DATASET Block Start
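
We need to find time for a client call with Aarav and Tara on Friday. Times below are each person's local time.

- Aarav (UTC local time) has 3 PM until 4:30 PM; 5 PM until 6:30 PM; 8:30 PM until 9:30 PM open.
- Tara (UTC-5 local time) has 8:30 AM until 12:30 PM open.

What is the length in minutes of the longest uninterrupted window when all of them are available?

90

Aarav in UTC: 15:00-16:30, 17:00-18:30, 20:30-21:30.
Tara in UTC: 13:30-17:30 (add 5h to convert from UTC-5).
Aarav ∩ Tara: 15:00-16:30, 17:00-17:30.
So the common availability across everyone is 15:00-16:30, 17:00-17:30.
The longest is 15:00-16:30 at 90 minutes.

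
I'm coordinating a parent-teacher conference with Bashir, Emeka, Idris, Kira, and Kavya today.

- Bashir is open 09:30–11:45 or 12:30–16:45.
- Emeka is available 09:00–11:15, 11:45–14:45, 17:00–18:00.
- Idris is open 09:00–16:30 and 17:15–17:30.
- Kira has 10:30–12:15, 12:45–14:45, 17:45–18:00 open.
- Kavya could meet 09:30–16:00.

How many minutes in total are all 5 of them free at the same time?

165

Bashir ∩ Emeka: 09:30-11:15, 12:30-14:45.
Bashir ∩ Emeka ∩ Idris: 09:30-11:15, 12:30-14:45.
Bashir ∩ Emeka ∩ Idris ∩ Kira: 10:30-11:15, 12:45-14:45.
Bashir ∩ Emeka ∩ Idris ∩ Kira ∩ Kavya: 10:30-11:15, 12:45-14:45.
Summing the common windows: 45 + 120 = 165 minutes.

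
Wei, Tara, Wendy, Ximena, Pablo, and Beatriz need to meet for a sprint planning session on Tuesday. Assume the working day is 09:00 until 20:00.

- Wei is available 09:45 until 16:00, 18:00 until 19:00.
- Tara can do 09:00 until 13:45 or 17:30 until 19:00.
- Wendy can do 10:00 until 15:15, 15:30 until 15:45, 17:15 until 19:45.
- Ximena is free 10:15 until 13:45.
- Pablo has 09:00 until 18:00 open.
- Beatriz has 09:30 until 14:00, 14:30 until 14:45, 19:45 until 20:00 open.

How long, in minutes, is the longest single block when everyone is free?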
DATASET Block End
DATASET Block Start
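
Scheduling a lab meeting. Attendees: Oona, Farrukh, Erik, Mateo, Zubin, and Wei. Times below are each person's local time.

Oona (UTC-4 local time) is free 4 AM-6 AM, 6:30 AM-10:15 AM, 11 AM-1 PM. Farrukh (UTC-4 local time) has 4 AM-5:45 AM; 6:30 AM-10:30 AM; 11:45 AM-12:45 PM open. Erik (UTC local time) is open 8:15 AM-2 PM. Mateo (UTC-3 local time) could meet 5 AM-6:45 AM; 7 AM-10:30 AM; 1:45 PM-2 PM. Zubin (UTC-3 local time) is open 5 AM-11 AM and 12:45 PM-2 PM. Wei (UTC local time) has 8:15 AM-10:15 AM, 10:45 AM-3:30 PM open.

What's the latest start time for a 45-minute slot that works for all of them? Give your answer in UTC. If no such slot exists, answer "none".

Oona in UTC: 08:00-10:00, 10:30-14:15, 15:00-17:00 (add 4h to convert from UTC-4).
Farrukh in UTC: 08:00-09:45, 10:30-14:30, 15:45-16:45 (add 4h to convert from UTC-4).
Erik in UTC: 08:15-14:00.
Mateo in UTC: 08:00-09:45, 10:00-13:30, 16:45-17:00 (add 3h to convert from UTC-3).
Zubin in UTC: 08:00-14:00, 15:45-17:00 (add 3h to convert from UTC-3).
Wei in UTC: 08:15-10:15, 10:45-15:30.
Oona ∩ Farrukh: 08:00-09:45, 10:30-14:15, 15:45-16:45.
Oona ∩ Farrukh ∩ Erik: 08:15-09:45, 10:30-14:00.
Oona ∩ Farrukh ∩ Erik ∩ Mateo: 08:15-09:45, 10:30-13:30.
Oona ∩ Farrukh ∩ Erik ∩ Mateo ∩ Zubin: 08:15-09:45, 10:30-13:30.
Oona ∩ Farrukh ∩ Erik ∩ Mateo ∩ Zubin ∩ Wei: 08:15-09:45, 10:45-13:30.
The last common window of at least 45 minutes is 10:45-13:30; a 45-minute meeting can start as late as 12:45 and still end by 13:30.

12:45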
DATASET Block End
Could you reproduce exactly the lines of the entries above, from the one with "- Tara can do" through the one with "How long, in", and nothing else?

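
- Tara can do 09:00 until 13:45 or 17:30 until 19:00.
- Wendy can do 10:00 until 15:15, 15:30 until 15:45, 17:15 until 19:45.
- Ximena is free 10:15 until 13:45.
- Pablo has 09:00 until 18:00 open.
- Beatriz has 09:30 until 14:00, 14:30 until 14:45, 19:45 until 20:00 open.

How long, in minutes, is the longest single block when everyone is free?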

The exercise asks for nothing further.